• **Data extract**:

+++

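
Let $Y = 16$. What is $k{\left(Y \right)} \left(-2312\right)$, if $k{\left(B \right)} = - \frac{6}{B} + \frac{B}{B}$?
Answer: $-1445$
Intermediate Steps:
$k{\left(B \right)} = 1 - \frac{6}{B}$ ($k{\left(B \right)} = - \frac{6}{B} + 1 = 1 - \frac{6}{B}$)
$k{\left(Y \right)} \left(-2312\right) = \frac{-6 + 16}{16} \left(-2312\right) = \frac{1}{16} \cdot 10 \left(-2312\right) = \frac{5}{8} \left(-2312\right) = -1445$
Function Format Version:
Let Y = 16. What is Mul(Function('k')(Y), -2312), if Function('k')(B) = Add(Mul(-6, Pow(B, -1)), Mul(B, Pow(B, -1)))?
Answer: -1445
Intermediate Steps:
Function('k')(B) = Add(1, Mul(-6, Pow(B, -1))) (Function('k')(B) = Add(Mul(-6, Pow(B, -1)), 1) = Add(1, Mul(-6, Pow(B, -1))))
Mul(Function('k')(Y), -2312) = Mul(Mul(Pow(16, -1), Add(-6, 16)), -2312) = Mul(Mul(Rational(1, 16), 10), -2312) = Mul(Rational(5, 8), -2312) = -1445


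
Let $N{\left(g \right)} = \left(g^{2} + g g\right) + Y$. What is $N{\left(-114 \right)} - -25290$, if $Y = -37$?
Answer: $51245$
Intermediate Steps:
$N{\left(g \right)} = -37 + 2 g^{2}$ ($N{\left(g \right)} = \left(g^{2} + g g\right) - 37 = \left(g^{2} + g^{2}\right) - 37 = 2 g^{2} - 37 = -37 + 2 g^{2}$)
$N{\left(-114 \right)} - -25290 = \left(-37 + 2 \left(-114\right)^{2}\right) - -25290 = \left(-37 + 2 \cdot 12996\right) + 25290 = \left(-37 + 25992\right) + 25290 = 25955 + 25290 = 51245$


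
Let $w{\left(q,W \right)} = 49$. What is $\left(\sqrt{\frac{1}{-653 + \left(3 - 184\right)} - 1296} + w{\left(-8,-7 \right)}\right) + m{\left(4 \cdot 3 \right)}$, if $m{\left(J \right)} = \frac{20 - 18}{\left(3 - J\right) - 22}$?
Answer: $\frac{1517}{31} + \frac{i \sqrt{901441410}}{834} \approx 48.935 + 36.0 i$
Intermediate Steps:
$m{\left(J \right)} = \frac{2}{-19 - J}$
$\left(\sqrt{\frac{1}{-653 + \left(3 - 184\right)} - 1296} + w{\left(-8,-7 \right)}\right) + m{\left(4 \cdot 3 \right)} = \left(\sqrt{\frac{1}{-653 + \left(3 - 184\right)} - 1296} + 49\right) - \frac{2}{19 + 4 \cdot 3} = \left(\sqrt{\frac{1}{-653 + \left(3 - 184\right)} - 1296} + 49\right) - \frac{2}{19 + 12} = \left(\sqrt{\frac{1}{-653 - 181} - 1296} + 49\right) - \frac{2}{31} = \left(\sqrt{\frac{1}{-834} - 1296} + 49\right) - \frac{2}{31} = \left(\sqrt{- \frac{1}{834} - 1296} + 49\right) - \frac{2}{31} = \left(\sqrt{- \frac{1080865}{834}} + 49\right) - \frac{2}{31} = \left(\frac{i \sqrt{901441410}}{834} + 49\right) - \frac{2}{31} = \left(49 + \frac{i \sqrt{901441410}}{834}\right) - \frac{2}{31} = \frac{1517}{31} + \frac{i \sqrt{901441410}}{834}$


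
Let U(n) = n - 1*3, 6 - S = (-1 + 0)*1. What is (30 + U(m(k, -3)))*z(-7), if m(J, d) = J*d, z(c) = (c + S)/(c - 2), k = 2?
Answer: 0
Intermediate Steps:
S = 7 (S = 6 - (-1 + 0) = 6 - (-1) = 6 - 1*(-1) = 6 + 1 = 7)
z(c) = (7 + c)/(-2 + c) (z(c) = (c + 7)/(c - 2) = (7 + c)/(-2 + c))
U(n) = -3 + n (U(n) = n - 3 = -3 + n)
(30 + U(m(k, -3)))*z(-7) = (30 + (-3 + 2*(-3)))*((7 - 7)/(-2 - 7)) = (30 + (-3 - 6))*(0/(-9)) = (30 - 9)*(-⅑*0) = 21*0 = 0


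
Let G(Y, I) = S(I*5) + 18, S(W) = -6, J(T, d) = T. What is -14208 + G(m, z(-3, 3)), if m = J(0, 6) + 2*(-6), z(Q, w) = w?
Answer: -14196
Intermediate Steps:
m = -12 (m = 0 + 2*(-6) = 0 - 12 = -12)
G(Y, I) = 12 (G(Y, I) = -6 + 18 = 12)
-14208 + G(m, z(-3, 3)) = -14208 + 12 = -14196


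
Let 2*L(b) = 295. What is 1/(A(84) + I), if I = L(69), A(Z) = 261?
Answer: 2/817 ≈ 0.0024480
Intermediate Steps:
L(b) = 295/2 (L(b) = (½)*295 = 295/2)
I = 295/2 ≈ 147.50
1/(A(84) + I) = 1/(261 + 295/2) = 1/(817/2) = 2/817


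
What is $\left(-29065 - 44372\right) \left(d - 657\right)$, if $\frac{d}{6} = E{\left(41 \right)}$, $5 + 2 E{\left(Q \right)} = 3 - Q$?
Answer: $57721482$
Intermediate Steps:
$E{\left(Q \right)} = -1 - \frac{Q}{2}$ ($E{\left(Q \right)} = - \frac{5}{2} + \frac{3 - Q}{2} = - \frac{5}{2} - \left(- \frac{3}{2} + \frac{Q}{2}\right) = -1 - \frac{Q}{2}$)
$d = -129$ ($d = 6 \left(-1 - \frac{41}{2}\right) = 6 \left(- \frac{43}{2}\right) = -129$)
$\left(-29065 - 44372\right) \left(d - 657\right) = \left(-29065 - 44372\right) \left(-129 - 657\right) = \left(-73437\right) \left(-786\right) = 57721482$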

+++

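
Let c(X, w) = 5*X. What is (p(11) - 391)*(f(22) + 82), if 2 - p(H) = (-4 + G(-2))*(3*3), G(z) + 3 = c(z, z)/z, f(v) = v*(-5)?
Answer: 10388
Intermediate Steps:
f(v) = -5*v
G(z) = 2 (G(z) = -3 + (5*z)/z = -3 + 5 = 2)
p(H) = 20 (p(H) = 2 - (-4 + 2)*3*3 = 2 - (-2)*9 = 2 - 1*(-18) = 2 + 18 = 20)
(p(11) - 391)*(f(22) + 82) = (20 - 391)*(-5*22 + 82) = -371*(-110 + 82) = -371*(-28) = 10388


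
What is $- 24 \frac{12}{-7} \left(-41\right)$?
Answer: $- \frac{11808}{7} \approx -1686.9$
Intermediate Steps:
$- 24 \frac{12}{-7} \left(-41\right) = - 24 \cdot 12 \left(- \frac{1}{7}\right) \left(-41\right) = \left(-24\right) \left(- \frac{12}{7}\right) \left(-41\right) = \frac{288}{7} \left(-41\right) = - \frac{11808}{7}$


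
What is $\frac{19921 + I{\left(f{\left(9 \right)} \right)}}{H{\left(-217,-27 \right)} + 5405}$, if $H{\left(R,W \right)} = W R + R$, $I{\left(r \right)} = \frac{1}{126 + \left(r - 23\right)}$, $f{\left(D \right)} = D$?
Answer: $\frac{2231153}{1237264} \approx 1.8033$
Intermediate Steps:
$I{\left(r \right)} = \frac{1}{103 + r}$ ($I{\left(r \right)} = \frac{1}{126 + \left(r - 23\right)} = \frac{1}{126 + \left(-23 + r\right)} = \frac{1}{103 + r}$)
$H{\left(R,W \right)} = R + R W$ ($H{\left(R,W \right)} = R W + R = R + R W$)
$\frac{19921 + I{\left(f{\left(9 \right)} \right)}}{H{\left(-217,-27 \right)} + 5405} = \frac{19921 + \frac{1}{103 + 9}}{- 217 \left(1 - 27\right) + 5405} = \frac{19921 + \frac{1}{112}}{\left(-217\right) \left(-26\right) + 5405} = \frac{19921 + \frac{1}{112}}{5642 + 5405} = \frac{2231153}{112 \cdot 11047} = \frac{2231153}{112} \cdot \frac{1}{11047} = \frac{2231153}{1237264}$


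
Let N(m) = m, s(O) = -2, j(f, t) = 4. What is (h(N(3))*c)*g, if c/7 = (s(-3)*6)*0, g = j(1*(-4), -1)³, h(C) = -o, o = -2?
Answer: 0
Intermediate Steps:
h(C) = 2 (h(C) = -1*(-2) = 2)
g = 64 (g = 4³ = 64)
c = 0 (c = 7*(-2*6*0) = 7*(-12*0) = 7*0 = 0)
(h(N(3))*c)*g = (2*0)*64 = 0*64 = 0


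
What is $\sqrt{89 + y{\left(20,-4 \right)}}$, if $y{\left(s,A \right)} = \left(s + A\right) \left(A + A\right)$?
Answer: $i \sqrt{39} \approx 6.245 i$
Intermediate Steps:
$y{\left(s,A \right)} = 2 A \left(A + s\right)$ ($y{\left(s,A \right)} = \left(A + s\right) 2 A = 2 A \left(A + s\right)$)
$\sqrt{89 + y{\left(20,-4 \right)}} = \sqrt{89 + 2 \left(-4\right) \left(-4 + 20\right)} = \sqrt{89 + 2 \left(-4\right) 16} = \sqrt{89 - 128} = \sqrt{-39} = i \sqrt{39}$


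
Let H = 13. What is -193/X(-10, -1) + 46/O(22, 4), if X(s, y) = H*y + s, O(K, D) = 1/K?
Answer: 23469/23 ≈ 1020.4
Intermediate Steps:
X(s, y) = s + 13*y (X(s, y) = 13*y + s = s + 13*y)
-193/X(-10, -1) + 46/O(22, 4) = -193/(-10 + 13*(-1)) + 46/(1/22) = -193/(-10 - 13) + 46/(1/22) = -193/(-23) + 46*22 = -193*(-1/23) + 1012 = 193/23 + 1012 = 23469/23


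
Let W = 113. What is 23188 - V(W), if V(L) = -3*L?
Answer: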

+++

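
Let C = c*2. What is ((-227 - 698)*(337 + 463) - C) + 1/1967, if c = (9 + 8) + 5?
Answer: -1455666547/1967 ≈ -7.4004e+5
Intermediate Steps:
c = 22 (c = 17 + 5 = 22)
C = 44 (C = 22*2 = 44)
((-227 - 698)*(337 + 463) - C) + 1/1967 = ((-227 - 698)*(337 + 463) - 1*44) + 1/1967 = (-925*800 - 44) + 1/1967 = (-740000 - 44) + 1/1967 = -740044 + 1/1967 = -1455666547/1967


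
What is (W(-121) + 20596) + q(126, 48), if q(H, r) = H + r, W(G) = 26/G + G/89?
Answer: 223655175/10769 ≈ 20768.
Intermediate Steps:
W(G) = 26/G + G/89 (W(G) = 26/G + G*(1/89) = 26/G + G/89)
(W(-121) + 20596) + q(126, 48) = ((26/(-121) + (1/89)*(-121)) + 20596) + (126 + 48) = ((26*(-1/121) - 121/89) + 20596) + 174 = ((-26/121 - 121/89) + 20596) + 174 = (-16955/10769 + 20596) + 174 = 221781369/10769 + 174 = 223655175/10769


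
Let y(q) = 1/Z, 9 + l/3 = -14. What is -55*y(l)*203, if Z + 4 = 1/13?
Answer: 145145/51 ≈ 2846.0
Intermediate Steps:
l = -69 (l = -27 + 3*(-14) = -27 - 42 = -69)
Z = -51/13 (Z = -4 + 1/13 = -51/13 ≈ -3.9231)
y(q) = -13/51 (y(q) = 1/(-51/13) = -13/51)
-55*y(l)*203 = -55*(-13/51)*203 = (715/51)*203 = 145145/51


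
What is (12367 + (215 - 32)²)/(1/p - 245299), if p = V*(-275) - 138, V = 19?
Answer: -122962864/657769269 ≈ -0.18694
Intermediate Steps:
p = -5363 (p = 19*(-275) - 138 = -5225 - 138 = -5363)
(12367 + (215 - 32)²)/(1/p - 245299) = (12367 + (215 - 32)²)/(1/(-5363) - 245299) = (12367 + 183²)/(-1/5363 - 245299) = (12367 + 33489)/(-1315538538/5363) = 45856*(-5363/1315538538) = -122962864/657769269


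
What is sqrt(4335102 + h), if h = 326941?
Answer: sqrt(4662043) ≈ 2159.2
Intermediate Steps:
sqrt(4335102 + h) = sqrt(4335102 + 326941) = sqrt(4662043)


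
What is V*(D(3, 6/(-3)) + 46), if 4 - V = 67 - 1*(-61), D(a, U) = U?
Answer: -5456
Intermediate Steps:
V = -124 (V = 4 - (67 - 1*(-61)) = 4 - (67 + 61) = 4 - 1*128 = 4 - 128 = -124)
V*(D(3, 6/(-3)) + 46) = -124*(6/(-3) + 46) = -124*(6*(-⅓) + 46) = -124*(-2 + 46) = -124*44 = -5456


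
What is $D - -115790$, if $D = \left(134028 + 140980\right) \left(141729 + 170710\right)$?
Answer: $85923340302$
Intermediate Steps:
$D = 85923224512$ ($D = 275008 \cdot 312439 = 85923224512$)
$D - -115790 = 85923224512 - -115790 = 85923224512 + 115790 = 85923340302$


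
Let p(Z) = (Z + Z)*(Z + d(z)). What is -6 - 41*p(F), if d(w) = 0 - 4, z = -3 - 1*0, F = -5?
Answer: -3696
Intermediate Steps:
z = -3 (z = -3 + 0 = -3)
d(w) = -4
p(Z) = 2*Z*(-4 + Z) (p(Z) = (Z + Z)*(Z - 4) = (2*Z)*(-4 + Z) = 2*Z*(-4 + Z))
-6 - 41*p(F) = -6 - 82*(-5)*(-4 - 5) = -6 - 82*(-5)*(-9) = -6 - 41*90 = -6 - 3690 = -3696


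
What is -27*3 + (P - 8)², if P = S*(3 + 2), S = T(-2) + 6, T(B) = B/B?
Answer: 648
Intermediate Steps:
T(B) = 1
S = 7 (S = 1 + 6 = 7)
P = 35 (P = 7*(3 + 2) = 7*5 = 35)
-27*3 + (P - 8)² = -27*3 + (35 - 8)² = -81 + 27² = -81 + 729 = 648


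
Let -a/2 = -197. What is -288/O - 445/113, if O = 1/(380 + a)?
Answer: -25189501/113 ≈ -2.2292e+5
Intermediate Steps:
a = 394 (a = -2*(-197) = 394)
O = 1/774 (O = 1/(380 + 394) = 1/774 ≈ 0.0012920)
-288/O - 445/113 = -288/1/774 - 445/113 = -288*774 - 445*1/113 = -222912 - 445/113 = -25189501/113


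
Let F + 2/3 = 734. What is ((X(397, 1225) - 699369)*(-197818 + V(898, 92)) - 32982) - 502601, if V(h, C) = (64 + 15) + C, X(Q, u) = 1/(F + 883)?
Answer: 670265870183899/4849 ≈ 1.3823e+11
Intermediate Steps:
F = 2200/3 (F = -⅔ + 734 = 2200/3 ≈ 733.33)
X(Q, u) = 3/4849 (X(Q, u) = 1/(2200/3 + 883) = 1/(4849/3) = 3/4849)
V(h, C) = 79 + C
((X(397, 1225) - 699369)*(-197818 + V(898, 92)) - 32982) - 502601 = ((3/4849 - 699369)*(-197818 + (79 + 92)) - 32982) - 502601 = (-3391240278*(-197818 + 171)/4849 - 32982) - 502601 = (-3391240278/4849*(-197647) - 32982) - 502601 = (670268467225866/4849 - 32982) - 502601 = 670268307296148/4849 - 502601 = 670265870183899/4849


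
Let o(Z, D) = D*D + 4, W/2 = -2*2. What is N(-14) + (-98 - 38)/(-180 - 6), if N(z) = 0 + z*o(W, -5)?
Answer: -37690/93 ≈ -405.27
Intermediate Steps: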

+++

• **Instructions for the task**:
Please write out, exactly as they appear above, only the lines in the stretch from the line with "Let $Y = 16$." through the line with "Answer: -1445".

• **Task result**:
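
Let $Y = 16$. What is $k{\left(Y \right)} \left(-2312\right)$, if $k{\left(B \right)} = - \frac{6}{B} + \frac{B}{B}$?
Answer: $-1445$
Intermediate Steps:
$k{\left(B \right)} = 1 - \frac{6}{B}$ ($k{\left(B \right)} = - \frac{6}{B} + 1 = 1 - \frac{6}{B}$)
$k{\left(Y \right)} \left(-2312\right) = \frac{-6 + 16}{16} \left(-2312\right) = \frac{1}{16} \cdot 10 \left(-2312\right) = \frac{5}{8} \left(-2312\right) = -1445$
Function Format Version:
Let Y = 16. What is Mul(Function('k')(Y), -2312), if Function('k')(B) = Add(Mul(-6, Pow(B, -1)), Mul(B, Pow(B, -1)))?
Answer: -1445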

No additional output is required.